▶ TASK PROMPT
Check each line of the material below, and copy it if it holds the string "module".

── DATA TO PROCESS

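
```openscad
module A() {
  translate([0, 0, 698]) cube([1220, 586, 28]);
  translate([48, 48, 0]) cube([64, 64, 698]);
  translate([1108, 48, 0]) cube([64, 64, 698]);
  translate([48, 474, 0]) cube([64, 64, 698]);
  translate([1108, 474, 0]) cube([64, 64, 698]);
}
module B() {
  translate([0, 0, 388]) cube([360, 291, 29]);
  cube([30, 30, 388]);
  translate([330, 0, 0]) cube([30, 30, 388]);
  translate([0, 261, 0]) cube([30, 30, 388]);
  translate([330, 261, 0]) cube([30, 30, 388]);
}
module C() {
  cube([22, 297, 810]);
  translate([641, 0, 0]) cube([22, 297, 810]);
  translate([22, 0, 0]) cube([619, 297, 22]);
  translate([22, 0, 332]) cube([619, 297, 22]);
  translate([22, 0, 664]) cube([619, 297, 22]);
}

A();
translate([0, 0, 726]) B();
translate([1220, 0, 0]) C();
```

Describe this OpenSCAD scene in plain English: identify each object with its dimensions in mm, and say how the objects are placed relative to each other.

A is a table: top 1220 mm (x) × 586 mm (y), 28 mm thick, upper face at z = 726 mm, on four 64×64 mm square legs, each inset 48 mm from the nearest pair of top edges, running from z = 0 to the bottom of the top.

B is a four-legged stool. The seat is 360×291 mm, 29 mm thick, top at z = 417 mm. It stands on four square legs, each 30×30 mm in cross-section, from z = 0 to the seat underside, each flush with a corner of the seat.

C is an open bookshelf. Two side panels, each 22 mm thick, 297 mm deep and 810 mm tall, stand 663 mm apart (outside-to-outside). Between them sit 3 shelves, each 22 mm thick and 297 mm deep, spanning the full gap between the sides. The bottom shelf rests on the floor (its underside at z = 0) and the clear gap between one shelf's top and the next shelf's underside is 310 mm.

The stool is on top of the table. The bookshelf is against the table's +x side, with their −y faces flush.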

────
── DATA TO PROCESS

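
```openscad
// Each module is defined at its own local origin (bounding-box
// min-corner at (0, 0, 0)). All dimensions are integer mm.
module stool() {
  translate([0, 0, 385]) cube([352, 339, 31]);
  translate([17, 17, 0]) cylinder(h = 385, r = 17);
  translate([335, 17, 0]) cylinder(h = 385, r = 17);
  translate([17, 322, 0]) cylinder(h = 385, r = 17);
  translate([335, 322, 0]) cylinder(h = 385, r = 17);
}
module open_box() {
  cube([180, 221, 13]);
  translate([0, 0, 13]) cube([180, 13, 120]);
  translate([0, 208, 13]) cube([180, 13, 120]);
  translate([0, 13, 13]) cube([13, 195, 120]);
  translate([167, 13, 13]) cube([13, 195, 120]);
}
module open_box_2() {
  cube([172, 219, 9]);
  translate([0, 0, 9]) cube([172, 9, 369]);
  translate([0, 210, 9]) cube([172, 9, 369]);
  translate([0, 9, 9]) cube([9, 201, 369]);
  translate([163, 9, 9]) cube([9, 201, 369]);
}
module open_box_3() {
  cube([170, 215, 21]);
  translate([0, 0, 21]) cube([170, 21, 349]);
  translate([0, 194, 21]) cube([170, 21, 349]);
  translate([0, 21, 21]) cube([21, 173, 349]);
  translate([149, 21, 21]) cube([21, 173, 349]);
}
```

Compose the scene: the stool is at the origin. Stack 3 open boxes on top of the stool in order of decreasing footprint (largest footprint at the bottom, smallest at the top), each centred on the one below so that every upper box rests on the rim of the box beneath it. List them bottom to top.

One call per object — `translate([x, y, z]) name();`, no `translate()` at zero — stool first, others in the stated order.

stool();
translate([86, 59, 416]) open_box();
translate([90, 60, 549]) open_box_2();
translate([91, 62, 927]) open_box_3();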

────
── DATA TO PROCESS

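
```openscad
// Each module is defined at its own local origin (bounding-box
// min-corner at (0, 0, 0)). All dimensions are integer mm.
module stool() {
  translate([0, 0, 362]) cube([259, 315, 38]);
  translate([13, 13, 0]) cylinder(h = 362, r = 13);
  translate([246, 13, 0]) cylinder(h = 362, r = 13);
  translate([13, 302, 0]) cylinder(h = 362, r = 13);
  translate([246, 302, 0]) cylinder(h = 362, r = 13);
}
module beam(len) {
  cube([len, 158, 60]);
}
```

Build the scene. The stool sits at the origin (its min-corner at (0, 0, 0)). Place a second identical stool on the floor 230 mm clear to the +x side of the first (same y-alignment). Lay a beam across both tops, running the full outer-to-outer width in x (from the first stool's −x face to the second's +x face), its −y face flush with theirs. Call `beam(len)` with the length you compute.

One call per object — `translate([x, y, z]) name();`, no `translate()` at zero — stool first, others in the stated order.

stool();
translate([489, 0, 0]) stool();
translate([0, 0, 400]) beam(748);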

────

▶ ANSWER SECTION
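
module A() {
module B() {
module C() {
// Each module is defined at its own local origin (bounding-box
module stool() {
module open_box() {
module open_box_2() {
module open_box_3() {
// Each module is defined at its own local origin (bounding-box
module stool() {
module beam(len) {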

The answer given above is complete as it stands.